*** Opening of SOURCE MATERIAL ***

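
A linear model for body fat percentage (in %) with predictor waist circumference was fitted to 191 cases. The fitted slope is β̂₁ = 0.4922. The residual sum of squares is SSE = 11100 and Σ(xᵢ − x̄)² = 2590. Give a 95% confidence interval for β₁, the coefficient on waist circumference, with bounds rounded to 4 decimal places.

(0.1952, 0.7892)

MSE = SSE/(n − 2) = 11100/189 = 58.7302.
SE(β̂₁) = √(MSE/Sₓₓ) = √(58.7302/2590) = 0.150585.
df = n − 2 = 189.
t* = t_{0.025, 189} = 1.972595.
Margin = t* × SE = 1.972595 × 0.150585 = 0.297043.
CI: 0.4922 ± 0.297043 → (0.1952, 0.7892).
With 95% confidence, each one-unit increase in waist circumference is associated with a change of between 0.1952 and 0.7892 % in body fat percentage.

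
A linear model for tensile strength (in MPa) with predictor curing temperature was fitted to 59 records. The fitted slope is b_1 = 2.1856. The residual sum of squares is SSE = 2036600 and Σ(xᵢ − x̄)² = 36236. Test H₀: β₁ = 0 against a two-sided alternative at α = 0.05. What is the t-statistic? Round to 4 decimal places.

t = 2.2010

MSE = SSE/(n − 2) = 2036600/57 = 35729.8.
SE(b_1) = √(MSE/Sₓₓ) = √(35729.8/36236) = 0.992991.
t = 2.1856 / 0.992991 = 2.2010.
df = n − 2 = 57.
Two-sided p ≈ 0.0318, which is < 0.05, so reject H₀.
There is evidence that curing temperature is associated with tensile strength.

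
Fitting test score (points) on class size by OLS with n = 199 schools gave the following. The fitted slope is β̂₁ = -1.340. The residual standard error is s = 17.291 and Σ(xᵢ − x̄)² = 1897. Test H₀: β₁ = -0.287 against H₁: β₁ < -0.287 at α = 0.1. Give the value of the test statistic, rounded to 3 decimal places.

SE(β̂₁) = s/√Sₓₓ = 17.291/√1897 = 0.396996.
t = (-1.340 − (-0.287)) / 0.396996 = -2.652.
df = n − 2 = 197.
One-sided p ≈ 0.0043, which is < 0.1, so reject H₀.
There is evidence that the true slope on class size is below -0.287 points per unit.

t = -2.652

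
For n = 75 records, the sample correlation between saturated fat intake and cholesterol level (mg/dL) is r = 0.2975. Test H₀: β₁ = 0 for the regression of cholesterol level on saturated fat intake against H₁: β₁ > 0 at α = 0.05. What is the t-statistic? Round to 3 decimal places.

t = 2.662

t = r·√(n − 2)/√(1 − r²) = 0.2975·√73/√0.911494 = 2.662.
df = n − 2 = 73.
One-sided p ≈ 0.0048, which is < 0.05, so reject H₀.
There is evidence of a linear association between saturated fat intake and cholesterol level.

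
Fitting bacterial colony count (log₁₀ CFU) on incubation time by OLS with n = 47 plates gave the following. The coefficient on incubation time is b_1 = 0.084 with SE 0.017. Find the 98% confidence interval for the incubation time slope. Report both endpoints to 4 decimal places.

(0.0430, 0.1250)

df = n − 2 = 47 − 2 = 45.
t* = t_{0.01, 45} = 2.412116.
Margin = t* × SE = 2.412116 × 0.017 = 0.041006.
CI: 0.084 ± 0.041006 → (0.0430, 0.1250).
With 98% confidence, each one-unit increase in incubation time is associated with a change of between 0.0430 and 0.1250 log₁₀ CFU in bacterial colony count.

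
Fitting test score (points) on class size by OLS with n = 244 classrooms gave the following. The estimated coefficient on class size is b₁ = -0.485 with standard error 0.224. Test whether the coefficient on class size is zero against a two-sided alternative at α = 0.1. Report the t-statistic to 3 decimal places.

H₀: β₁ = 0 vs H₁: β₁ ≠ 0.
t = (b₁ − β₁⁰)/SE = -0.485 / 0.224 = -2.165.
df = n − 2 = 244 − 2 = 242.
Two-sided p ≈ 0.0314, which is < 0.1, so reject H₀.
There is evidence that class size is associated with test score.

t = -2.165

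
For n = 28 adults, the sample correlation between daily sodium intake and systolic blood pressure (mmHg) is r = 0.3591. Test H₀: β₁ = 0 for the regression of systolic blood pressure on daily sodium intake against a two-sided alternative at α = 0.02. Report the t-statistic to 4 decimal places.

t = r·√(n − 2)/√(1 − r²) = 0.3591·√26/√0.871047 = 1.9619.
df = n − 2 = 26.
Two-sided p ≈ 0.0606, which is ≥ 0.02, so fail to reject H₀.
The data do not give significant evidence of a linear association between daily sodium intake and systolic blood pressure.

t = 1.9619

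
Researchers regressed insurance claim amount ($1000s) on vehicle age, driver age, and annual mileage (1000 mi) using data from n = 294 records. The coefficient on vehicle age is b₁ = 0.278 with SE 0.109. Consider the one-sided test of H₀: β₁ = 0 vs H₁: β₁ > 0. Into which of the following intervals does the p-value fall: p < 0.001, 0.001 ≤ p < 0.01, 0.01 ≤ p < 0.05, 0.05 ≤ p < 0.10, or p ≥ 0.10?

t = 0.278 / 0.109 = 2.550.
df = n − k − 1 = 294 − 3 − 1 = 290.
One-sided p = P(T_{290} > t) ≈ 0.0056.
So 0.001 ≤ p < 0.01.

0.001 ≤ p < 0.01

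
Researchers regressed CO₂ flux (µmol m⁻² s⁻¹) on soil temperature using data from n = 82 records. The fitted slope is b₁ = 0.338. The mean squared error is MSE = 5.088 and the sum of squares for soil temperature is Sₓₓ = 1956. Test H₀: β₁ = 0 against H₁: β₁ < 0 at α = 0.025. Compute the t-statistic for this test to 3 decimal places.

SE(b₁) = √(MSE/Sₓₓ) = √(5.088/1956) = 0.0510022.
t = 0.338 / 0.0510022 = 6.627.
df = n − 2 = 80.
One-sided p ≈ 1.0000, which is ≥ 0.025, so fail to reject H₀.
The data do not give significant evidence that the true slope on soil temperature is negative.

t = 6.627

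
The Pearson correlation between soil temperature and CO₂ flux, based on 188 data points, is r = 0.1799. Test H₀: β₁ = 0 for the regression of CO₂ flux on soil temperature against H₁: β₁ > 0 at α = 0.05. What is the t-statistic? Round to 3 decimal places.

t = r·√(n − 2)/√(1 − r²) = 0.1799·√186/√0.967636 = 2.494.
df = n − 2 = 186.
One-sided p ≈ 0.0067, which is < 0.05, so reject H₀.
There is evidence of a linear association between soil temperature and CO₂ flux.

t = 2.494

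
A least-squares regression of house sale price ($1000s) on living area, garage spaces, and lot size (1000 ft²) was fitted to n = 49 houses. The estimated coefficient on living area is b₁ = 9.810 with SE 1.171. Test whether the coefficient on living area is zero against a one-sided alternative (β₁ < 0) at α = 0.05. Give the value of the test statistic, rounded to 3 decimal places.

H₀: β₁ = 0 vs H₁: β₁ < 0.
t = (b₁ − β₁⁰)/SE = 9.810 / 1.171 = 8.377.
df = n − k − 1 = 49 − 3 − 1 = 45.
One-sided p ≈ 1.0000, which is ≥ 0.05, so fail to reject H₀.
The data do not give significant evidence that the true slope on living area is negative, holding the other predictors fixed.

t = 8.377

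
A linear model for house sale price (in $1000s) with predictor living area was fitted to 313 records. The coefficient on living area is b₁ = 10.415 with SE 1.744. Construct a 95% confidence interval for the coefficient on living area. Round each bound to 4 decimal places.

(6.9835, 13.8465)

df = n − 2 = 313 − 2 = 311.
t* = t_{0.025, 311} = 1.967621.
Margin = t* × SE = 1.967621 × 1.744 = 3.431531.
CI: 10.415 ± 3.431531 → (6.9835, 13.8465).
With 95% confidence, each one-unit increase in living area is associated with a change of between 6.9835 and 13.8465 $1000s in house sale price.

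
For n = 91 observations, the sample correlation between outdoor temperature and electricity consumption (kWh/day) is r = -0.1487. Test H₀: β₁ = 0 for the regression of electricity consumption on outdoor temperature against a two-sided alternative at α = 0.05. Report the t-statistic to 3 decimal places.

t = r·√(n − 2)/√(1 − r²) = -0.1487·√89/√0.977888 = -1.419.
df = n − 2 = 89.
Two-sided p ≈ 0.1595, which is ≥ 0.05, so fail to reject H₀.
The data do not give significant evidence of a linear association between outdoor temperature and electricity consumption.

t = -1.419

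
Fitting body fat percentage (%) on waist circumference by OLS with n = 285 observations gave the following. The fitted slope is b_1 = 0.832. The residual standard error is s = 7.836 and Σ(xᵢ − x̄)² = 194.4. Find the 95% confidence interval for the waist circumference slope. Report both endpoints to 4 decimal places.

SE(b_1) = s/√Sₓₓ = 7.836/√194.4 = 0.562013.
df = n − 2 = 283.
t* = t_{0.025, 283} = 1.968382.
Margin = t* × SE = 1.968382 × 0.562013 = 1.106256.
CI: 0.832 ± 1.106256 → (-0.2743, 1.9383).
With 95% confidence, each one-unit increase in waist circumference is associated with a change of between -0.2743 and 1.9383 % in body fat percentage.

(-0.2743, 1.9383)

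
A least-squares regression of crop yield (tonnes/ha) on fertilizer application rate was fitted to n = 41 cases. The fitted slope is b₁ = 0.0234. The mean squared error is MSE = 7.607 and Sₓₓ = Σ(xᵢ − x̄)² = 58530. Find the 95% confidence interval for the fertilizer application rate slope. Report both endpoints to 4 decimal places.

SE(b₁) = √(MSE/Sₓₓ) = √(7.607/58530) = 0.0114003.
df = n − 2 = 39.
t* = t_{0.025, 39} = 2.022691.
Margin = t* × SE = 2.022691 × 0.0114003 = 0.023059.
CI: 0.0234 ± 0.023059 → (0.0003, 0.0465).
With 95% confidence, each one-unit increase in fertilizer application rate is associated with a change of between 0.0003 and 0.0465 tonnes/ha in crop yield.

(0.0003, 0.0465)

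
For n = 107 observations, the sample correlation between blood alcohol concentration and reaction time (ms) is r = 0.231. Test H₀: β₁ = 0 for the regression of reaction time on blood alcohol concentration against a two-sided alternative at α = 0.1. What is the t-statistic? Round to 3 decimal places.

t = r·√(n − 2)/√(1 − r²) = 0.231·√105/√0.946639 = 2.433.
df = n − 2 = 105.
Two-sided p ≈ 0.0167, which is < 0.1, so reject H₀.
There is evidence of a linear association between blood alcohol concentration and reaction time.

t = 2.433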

*** Close of SOURCE MATERIAL ***
*** Opening of SOURCE MATERIAL ***

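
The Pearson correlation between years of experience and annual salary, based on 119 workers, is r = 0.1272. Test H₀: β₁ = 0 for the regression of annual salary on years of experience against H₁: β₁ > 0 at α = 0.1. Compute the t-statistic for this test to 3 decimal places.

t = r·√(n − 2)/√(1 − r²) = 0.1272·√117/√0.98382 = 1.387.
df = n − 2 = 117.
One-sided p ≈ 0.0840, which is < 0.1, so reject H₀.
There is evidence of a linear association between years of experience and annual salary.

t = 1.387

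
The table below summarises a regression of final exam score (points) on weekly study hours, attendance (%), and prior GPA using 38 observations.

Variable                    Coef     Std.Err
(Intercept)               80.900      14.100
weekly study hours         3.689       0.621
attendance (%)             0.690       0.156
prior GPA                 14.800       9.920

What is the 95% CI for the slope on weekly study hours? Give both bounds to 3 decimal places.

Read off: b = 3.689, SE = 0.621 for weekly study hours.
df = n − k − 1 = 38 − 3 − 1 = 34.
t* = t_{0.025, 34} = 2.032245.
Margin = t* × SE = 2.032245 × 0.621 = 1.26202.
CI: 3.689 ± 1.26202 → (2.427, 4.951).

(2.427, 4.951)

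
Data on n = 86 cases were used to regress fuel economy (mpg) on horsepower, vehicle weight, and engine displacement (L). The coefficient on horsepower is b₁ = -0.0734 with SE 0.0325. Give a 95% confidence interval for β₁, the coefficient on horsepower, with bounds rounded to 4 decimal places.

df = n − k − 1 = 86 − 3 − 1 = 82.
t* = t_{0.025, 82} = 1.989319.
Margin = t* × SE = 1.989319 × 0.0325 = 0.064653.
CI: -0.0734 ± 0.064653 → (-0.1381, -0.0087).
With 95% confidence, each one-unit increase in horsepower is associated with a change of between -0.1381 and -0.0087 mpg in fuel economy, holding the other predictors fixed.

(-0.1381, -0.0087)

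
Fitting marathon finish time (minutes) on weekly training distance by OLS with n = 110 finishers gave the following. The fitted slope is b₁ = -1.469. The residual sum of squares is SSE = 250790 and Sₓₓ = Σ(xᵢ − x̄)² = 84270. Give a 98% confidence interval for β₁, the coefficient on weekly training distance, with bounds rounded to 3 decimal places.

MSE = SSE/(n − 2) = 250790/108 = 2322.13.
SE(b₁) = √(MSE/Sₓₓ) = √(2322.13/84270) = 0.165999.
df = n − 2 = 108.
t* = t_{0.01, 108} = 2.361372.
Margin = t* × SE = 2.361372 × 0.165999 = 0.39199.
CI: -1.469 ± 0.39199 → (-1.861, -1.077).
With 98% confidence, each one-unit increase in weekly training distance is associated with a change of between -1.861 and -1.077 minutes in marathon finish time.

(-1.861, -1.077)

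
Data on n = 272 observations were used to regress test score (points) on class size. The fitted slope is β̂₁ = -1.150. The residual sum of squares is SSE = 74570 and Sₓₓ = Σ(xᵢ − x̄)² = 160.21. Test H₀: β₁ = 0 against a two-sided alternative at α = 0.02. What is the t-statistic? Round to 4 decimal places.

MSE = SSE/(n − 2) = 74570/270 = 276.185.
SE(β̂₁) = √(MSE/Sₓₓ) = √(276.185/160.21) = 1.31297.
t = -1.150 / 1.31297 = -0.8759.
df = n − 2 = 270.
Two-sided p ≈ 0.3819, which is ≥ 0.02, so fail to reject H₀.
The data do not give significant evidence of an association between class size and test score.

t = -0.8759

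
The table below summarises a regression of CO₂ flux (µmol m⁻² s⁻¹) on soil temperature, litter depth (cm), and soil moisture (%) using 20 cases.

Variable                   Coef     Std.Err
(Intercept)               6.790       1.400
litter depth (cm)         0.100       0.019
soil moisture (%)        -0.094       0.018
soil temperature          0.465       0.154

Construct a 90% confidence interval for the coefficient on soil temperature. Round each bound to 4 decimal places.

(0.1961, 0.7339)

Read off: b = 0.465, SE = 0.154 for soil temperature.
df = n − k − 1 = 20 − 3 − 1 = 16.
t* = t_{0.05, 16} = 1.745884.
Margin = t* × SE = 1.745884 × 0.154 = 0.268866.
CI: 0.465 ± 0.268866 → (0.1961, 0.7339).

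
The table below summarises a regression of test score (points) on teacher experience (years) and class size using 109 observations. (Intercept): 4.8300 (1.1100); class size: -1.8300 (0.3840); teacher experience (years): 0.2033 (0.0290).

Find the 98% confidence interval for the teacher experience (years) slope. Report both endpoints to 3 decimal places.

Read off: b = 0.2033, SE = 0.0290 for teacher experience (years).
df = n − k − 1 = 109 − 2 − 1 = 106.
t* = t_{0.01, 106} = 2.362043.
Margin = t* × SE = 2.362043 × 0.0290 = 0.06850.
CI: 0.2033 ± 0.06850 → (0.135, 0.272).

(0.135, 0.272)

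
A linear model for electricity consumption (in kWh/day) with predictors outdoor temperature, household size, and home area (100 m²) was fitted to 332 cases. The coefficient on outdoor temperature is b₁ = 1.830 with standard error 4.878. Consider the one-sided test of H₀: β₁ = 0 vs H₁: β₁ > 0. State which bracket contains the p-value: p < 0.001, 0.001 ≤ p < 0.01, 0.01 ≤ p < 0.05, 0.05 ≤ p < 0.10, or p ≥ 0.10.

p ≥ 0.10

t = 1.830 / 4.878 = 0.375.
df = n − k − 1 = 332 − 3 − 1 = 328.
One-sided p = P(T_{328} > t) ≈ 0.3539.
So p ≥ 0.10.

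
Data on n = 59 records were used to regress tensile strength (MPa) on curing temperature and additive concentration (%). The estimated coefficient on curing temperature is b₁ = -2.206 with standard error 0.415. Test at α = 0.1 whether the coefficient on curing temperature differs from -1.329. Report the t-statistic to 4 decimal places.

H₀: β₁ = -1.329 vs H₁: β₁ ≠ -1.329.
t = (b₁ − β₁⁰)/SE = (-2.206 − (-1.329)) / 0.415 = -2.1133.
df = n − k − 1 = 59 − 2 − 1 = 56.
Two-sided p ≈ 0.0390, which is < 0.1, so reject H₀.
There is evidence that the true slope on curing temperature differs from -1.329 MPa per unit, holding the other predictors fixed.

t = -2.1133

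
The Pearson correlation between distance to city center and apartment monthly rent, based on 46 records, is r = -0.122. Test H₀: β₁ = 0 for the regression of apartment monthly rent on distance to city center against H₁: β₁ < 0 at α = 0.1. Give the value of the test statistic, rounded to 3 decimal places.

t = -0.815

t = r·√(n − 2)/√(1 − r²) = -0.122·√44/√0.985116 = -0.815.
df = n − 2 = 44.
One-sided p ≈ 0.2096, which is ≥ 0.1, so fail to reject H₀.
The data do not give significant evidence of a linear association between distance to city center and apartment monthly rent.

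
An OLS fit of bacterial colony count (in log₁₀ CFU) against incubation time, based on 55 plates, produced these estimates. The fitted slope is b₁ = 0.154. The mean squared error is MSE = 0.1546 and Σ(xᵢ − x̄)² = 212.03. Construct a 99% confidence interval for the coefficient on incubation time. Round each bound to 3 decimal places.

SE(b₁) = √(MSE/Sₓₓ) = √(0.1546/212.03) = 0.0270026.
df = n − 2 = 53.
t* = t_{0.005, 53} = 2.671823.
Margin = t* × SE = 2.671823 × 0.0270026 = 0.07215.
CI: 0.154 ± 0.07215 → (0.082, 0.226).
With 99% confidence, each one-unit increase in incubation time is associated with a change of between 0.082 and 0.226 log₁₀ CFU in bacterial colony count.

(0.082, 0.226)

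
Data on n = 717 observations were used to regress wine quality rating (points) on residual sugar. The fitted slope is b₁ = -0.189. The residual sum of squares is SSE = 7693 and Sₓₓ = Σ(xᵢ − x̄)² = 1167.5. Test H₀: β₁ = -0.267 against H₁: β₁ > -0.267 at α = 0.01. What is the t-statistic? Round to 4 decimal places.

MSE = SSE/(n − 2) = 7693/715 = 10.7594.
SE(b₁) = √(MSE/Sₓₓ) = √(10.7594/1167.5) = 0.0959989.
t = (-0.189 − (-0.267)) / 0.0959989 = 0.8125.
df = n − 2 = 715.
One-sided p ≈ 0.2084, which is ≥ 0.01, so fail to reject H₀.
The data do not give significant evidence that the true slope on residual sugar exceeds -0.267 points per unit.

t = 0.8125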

*** Close of SOURCE MATERIAL ***

# [WORK TO COMPLETE]
Every line with "depth" in it should be copied from the entries.

# [ANSWER TO THIS EXERCISE]
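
The table below summarises a regression of CO₂ flux (µmol m⁻² s⁻¹) on soil temperature, litter depth (cm), and soil moisture (%) using 20 cases.
litter depth (cm)         0.100       0.019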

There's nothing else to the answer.